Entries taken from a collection
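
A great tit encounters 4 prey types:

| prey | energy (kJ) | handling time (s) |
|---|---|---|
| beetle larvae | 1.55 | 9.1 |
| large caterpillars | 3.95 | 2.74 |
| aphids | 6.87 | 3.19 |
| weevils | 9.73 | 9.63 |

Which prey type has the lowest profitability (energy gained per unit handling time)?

beetle larvae

In descending order of E/h:
aphids: 6.87/3.19 = 2.15 kJ/s
large caterpillars: 3.95/2.74 = 1.44 kJ/s
weevils: 9.73/9.63 = 1.01 kJ/s
beetle larvae: 1.55/9.1 = 0.17 kJ/s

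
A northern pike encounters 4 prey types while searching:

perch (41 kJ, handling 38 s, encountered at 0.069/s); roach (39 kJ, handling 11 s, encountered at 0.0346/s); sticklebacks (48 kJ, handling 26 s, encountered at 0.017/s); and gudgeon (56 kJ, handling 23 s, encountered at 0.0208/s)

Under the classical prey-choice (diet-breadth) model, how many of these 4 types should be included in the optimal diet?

3

Profitabilities (E/h, kJ/s): roach 3.55, gudgeon 2.43, sticklebacks 1.85, perch 1.08. Add prey in this order while the next type's profitability exceeds the intake rate on those already taken.
Rate on top 1: 0.9774. gudgeon: 2.43 > 0.9774 → include.
Rate on top 2: 1.352. sticklebacks: 1.85 > 1.352 → include.
Rate on top 3: 1.447. perch: 1.08 < 1.447 → exclude; stop.
Optimal diet: roach, gudgeon, sticklebacks — 3 of 4 types.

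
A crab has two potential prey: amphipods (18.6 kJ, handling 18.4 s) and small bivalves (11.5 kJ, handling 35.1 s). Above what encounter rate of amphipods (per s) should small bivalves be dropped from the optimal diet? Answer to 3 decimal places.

0.026 per s

At the threshold, the rate on amphipods alone equals the profitability of small bivalves: λ·18.6/(1 + λ·18.4) = 11.5/35.1 = 0.3276.
Rearranging, λ(18.6 − 0.3276×18.4) = 0.3276, so λ = 0.3276/12.57 = 0.02606 per s.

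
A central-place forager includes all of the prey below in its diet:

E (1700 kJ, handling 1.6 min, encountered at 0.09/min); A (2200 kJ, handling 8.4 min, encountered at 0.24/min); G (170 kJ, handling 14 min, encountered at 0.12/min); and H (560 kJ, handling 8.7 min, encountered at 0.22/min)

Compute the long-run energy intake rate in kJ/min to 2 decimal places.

Energy encountered per unit search time: 0.09×1700 + 0.24×2200 + 0.12×170 + 0.22×560 = 824.6 kJ/min.
Handling time per unit search time: 0.09×1.6 + 0.24×8.4 + 0.12×14 + 0.22×8.7 = 5.754.
Rate = 824.6/(1 + 5.754) = 122.1 kJ/min.

122.09 kJ/min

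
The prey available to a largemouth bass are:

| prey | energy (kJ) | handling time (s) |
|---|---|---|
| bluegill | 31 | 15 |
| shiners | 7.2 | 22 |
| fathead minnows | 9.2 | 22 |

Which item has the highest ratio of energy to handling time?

bluegill

Profitability E/h (kJ/s): bluegill = 31/15 = 2.07, shiners = 7.2/22 = 0.327, fathead minnows = 9.2/22 = 0.418.
Ranked: bluegill > fathead minnows > shiners.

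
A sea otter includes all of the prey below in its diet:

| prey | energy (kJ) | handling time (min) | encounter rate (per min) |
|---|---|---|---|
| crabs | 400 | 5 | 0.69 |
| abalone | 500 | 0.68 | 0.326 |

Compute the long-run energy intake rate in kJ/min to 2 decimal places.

93.97 kJ/min

Energy encountered per unit search time: 0.69×400 + 0.326×500 = 439 kJ/min.
Handling time per unit search time: 0.69×5 + 0.326×0.68 = 3.672.
Rate = 439/(1 + 3.672) = 93.97 kJ/min.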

▶ [ACTIVITY]
Write out every entry above, word for word.

▶ [EXPECTED ANSWER]
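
A great tit encounters 4 prey types:

| prey | energy (kJ) | handling time (s) |
|---|---|---|
| beetle larvae | 1.55 | 9.1 |
| large caterpillars | 3.95 | 2.74 |
| aphids | 6.87 | 3.19 |
| weevils | 9.73 | 9.63 |

Which prey type has the lowest profitability (energy gained per unit handling time)?

beetle larvae

In descending order of E/h:
aphids: 6.87/3.19 = 2.15 kJ/s
large caterpillars: 3.95/2.74 = 1.44 kJ/s
weevils: 9.73/9.63 = 1.01 kJ/s
beetle larvae: 1.55/9.1 = 0.17 kJ/s

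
A northern pike encounters 4 prey types while searching:

perch (41 kJ, handling 38 s, encountered at 0.069/s); roach (39 kJ, handling 11 s, encountered at 0.0346/s); sticklebacks (48 kJ, handling 26 s, encountered at 0.017/s); and gudgeon (56 kJ, handling 23 s, encountered at 0.0208/s)

Under the classical prey-choice (diet-breadth) model, how many of these 4 types should be included in the optimal diet?

3

Profitabilities (E/h, kJ/s): roach 3.55, gudgeon 2.43, sticklebacks 1.85, perch 1.08. Add prey in this order while the next type's profitability exceeds the intake rate on those already taken.
Rate on top 1: 0.9774. gudgeon: 2.43 > 0.9774 → include.
Rate on top 2: 1.352. sticklebacks: 1.85 > 1.352 → include.
Rate on top 3: 1.447. perch: 1.08 < 1.447 → exclude; stop.
Optimal diet: roach, gudgeon, sticklebacks — 3 of 4 types.

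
A crab has two potential prey: amphipods (18.6 kJ, handling 18.4 s) and small bivalves (11.5 kJ, handling 35.1 s). Above what encounter rate of amphipods (per s) should small bivalves be dropped from the optimal diet? Answer to 3 decimal places.

0.026 per s

At the threshold, the rate on amphipods alone equals the profitability of small bivalves: λ·18.6/(1 + λ·18.4) = 11.5/35.1 = 0.3276.
Rearranging, λ(18.6 − 0.3276×18.4) = 0.3276, so λ = 0.3276/12.57 = 0.02606 per s.

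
A central-place forager includes all of the prey below in its diet:

E (1700 kJ, handling 1.6 min, encountered at 0.09/min); A (2200 kJ, handling 8.4 min, encountered at 0.24/min); G (170 kJ, handling 14 min, encountered at 0.12/min); and H (560 kJ, handling 8.7 min, encountered at 0.22/min)

Compute the long-run energy intake rate in kJ/min to 2 decimal places.

Energy encountered per unit search time: 0.09×1700 + 0.24×2200 + 0.12×170 + 0.22×560 = 824.6 kJ/min.
Handling time per unit search time: 0.09×1.6 + 0.24×8.4 + 0.12×14 + 0.22×8.7 = 5.754.
Rate = 824.6/(1 + 5.754) = 122.1 kJ/min.

122.09 kJ/min

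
The prey available to a largemouth bass are:

| prey | energy (kJ) | handling time (s) |
|---|---|---|
| bluegill | 31 | 15 |
| shiners | 7.2 | 22 |
| fathead minnows | 9.2 | 22 |

Which item has the highest ratio of energy to handling time?

bluegill

Profitability E/h (kJ/s): bluegill = 31/15 = 2.07, shiners = 7.2/22 = 0.327, fathead minnows = 9.2/22 = 0.418.
Ranked: bluegill > fathead minnows > shiners.

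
A sea otter includes all of the prey below in its diet:

| prey | energy (kJ) | handling time (min) | encounter rate (per min) |
|---|---|---|---|
| crabs | 400 | 5 | 0.69 |
| abalone | 500 | 0.68 | 0.326 |

Compute the long-run energy intake rate in kJ/min to 2 decimal places.

93.97 kJ/min

Energy encountered per unit search time: 0.69×400 + 0.326×500 = 439 kJ/min.
Handling time per unit search time: 0.69×5 + 0.326×0.68 = 3.672.
Rate = 439/(1 + 3.672) = 93.97 kJ/min.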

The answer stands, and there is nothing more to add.